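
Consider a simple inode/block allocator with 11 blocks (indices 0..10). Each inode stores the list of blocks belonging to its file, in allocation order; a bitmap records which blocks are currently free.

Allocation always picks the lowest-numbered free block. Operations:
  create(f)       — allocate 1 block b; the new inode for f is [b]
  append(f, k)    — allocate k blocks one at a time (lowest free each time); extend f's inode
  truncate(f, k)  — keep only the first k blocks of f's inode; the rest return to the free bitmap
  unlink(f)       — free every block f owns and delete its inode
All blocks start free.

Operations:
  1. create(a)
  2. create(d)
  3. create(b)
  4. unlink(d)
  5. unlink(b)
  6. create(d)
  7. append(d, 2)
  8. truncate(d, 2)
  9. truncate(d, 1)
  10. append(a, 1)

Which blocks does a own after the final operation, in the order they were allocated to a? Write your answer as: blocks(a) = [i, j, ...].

[1] create(a) — a=0 (map F..........)
[2] create(d) — a=0 d=1 (map FF.........)
[3] create(b) — a=0 b=2 d=1 (map FFF........)
[4] unlink(d) — a=0 b=2 (map F.F........)
[5] unlink(b) — a=0 (map F..........)
[6] create(d) — a=0 d=1 (map FF.........)
[7] append(d, 2) — a=0 d=1,2,3 (map FFFF.......)
[8] truncate(d, 2) — a=0 d=1,2 (map FFF........)
[9] truncate(d, 1) — a=0 d=1 (map FF.........)
[10] append(a, 1) — a=0,2 d=1 (map FFF........)

blocks(a) = [0, 2]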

#####

What is needed: Return the line that contains "3. create(b)" along with every line after it through the end of the entries, exactly, adding nothing.

Reply to the exercise:
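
  3. create(b)
  4. unlink(d)
  5. unlink(b)
  6. create(d)
  7. append(d, 2)
  8. truncate(d, 2)
  9. truncate(d, 1)
  10. append(a, 1)

Which blocks does a own after the final operation, in the order they were allocated to a? Write your answer as: blocks(a) = [i, j, ...].

[1] create(a) — a=0 (map F..........)
[2] create(d) — a=0 d=1 (map FF.........)
[3] create(b) — a=0 b=2 d=1 (map FFF........)
[4] unlink(d) — a=0 b=2 (map F.F........)
[5] unlink(b) — a=0 (map F..........)
[6] create(d) — a=0 d=1 (map FF.........)
[7] append(d, 2) — a=0 d=1,2,3 (map FFFF.......)
[8] truncate(d, 2) — a=0 d=1,2 (map FFF........)
[9] truncate(d, 1) — a=0 d=1 (map FF.........)
[10] append(a, 1) — a=0,2 d=1 (map FFF........)

blocks(a) = [0, 2]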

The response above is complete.